▸ **Exercise prompt**:
Lines in the listing below that contain the string "given" are to be found and copied.

--

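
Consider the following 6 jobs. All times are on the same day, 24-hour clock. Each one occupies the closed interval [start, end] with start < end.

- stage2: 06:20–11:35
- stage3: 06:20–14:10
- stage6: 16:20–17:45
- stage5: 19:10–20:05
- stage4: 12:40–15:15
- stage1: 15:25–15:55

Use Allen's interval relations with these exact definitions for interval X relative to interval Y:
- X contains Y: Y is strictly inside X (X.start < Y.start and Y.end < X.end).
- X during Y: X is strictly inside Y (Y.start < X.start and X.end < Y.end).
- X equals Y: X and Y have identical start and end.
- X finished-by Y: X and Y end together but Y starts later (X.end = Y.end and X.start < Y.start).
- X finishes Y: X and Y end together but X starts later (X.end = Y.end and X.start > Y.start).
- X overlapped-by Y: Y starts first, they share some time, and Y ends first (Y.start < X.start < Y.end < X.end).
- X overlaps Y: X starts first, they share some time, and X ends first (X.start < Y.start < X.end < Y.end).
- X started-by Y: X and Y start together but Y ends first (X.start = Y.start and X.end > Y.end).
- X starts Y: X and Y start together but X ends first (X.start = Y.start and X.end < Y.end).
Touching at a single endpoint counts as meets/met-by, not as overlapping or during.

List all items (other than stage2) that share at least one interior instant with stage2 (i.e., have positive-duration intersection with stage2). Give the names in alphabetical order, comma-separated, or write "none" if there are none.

stage3

Target stage2 = [06:20, 11:35].
stage1 [15:25, 15:55] → after → no.
stage3 [06:20, 14:10] → started-by → yes.
stage4 [12:40, 15:15] → after → no.
stage5 [19:10, 20:05] → after → no.
stage6 [16:20, 17:45] → after → no.
Result: stage3.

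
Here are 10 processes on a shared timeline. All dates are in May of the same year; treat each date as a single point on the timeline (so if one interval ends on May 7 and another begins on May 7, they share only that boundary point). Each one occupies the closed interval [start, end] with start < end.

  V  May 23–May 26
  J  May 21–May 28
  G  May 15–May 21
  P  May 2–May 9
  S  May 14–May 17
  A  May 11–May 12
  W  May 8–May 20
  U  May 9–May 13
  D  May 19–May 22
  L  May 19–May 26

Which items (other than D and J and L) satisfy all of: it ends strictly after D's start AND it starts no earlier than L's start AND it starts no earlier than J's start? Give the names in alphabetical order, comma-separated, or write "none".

Conditions: its end is strictly after D's start (X.end > May 19) AND its start is no earlier than L's start (X.start >= May 19) AND its start is no earlier than J's start (X.start >= May 21).
A: end May 12 > May 19? ✗; start May 11 >= May 19? ✗; start May 11 >= May 21? ✗ → no.
G: end May 21 > May 19? ✓; start May 15 >= May 19? ✗; start May 15 >= May 21? ✗ → no.
P: end May 9 > May 19? ✗; start May 2 >= May 19? ✗; start May 2 >= May 21? ✗ → no.
S: end May 17 > May 19? ✗; start May 14 >= May 19? ✗; start May 14 >= May 21? ✗ → no.
U: end May 13 > May 19? ✗; start May 9 >= May 19? ✗; start May 9 >= May 21? ✗ → no.
V: end May 26 > May 19? ✓; start May 23 >= May 19? ✓; start May 23 >= May 21? ✓ → yes.
W: end May 20 > May 19? ✓; start May 8 >= May 19? ✗; start May 8 >= May 21? ✗ → no.
Result: V.

V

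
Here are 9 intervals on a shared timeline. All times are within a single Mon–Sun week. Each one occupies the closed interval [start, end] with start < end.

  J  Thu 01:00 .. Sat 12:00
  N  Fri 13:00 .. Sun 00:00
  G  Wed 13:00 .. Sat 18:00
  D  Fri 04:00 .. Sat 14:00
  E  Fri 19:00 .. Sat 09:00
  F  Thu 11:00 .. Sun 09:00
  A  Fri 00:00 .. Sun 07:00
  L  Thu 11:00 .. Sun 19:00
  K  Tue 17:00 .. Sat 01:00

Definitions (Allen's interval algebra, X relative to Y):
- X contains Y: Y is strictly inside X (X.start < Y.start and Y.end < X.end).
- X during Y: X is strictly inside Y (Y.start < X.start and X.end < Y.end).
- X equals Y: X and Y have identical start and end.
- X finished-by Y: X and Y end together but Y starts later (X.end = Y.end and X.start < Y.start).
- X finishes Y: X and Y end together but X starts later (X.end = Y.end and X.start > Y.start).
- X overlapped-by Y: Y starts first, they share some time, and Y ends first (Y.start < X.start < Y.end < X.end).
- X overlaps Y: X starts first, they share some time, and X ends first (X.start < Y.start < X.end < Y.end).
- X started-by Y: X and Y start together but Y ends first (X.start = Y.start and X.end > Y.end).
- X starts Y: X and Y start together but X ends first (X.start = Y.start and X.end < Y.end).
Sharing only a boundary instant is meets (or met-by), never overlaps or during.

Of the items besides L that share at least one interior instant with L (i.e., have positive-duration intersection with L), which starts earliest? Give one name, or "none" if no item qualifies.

K

Target L = [Thu 11:00, Sun 19:00].
A [Fri 00:00, Sun 07:00] → during → candidate.
D [Fri 04:00, Sat 14:00] → during → candidate.
E [Fri 19:00, Sat 09:00] → during → candidate.
F [Thu 11:00, Sun 09:00] → starts → candidate.
G [Wed 13:00, Sat 18:00] → overlaps → candidate.
J [Thu 01:00, Sat 12:00] → overlaps → candidate.
K [Tue 17:00, Sat 01:00] → overlaps → candidate.
N [Fri 13:00, Sun 00:00] → during → candidate.
Among candidates, earliest start is Tue 17:00 → K.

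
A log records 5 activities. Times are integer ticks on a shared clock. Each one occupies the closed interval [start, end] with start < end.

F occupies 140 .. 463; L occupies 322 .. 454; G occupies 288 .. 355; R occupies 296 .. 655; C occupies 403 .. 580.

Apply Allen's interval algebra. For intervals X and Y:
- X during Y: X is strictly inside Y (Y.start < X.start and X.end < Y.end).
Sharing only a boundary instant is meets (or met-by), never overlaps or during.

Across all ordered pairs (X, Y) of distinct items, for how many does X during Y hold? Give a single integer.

4

Checking all 20 ordered pairs for relation 'during'; matching pairs in alphabetical order:
(C, R): C during R ✓
(G, F): G during F ✓
(L, F): L during F ✓
(L, R): L during R ✓
Count: 4.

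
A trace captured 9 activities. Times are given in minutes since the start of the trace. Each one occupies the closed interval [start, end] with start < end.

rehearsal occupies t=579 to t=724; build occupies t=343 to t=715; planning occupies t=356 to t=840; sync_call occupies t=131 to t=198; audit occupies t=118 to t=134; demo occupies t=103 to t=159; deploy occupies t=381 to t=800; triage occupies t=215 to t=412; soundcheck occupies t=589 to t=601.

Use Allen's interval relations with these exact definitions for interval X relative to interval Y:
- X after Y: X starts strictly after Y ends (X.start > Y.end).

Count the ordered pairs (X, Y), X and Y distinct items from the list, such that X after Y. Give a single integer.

20

Checking all 72 ordered pairs for relation 'after'; matching pairs in alphabetical order:
(build, audit): build after audit ✓
(build, demo): build after demo ✓
(build, sync_call): build after sync_call ✓
(deploy, audit): deploy after audit ✓
(deploy, demo): deploy after demo ✓
(deploy, sync_call): deploy after sync_call ✓
(planning, audit): planning after audit ✓
(planning, demo): planning after demo ✓
(planning, sync_call): planning after sync_call ✓
(rehearsal, audit): rehearsal after audit ✓
(rehearsal, demo): rehearsal after demo ✓
(rehearsal, sync_call): rehearsal after sync_call ✓
(rehearsal, triage): rehearsal after triage ✓
(soundcheck, audit): soundcheck after audit ✓
(soundcheck, demo): soundcheck after demo ✓
(soundcheck, sync_call): soundcheck after sync_call ✓
(soundcheck, triage): soundcheck after triage ✓
(triage, audit): triage after audit ✓
(triage, demo): triage after demo ✓
(triage, sync_call): triage after sync_call ✓
Count: 20.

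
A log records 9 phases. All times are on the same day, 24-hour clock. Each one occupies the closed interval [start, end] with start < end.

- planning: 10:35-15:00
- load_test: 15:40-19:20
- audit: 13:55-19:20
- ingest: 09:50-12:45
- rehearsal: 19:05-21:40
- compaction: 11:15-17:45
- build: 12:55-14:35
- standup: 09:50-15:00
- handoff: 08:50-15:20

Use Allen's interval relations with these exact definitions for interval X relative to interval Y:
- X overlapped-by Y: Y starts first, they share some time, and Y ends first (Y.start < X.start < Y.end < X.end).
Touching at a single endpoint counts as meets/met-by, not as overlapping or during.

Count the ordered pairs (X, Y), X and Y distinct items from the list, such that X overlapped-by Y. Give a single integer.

Checking all 72 ordered pairs for relation 'overlapped-by'; matching pairs in alphabetical order:
(audit, build): audit overlapped-by build ✓
(audit, compaction): audit overlapped-by compaction ✓
(audit, handoff): audit overlapped-by handoff ✓
(audit, planning): audit overlapped-by planning ✓
(audit, standup): audit overlapped-by standup ✓
(compaction, handoff): compaction overlapped-by handoff ✓
(compaction, ingest): compaction overlapped-by ingest ✓
(compaction, planning): compaction overlapped-by planning ✓
(compaction, standup): compaction overlapped-by standup ✓
(load_test, compaction): load_test overlapped-by compaction ✓
(planning, ingest): planning overlapped-by ingest ✓
(rehearsal, audit): rehearsal overlapped-by audit ✓
(rehearsal, load_test): rehearsal overlapped-by load_test ✓
Count: 13.

13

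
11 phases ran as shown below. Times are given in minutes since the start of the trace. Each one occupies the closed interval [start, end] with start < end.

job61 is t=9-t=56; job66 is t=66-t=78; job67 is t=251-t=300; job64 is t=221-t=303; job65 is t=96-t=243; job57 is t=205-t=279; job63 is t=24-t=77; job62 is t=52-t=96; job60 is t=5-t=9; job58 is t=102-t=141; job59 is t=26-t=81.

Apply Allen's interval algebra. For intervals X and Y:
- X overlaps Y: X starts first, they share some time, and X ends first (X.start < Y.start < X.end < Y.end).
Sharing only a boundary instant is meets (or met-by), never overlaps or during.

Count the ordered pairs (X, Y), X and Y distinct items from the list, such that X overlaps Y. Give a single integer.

Checking all 110 ordered pairs for relation 'overlaps'; matching pairs in alphabetical order:
(job57, job64): job57 overlaps job64 ✓
(job57, job67): job57 overlaps job67 ✓
(job59, job62): job59 overlaps job62 ✓
(job61, job59): job61 overlaps job59 ✓
(job61, job62): job61 overlaps job62 ✓
(job61, job63): job61 overlaps job63 ✓
(job63, job59): job63 overlaps job59 ✓
(job63, job62): job63 overlaps job62 ✓
(job63, job66): job63 overlaps job66 ✓
(job65, job57): job65 overlaps job57 ✓
(job65, job64): job65 overlaps job64 ✓
Count: 11.

11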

--

▸ **Output for this exercise**:
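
A trace captured 9 activities. Times are given in minutes since the start of the trace. Each one occupies the closed interval [start, end] with start < end.
11 phases ran as shown below. Times are given in minutes since the start of the trace. Each one occupies the closed interval [start, end] with start < end.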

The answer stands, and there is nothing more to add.